Your objective
Nothing but the lines holding the string "start" should appear in the answer. Copy them from the entries.

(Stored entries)
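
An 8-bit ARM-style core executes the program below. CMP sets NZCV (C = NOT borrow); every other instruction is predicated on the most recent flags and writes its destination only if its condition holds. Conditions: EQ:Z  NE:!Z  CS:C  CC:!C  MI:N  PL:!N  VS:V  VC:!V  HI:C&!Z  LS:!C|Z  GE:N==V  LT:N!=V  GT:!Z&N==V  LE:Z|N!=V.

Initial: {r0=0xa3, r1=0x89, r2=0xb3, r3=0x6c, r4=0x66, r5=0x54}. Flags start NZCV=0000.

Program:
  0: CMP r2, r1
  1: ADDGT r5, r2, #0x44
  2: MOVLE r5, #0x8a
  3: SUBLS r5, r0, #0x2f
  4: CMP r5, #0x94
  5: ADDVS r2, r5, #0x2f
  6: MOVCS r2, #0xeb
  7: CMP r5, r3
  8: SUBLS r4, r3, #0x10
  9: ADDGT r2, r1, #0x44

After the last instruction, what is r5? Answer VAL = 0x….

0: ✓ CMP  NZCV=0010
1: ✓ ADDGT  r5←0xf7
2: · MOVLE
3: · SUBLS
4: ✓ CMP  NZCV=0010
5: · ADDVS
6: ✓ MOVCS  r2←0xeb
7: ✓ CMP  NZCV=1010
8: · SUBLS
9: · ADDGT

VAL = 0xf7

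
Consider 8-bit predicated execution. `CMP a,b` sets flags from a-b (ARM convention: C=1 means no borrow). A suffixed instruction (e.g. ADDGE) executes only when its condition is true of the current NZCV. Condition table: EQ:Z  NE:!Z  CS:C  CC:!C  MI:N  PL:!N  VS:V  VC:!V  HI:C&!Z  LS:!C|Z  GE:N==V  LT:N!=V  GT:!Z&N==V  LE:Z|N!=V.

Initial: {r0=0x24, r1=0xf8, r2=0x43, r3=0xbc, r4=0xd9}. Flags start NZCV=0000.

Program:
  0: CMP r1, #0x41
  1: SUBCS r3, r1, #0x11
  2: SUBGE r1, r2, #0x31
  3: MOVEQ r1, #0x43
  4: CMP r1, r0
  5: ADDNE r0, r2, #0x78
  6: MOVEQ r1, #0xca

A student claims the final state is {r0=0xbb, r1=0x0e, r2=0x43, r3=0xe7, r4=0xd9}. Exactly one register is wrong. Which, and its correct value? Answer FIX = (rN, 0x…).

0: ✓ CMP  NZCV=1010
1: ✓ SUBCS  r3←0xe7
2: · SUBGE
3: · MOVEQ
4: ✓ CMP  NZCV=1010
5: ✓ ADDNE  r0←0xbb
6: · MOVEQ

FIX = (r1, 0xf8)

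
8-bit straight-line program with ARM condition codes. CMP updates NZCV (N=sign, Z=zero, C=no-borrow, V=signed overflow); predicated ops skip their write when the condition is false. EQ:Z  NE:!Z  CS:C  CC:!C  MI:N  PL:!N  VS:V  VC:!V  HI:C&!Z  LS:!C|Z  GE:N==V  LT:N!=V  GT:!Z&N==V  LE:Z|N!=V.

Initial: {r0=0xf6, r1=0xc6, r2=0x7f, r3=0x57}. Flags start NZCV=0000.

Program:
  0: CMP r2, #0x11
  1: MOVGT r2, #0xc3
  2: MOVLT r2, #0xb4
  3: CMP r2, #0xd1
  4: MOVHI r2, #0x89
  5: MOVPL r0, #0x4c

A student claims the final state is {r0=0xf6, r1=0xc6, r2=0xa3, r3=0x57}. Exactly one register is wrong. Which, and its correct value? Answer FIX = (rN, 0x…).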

--

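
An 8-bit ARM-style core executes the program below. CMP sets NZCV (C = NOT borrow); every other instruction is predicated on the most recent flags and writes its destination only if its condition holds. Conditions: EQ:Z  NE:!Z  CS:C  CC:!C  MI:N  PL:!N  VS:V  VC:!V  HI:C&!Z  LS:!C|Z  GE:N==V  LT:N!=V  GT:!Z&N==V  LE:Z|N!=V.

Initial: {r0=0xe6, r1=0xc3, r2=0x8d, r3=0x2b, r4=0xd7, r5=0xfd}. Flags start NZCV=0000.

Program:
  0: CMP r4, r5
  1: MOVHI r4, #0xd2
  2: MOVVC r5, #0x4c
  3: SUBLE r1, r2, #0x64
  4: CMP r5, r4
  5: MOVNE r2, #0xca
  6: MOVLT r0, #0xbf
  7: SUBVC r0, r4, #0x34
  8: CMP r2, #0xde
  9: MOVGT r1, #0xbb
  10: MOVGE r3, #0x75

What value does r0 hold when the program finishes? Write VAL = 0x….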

Solution to this exercise
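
Initial: {r0=0xa3, r1=0x89, r2=0xb3, r3=0x6c, r4=0x66, r5=0x54}. Flags start NZCV=0000.
Initial: {r0=0x24, r1=0xf8, r2=0x43, r3=0xbc, r4=0xd9}. Flags start NZCV=0000.
Initial: {r0=0xf6, r1=0xc6, r2=0x7f, r3=0x57}. Flags start NZCV=0000.
Initial: {r0=0xe6, r1=0xc3, r2=0x8d, r3=0x2b, r4=0xd7, r5=0xfd}. Flags start NZCV=0000.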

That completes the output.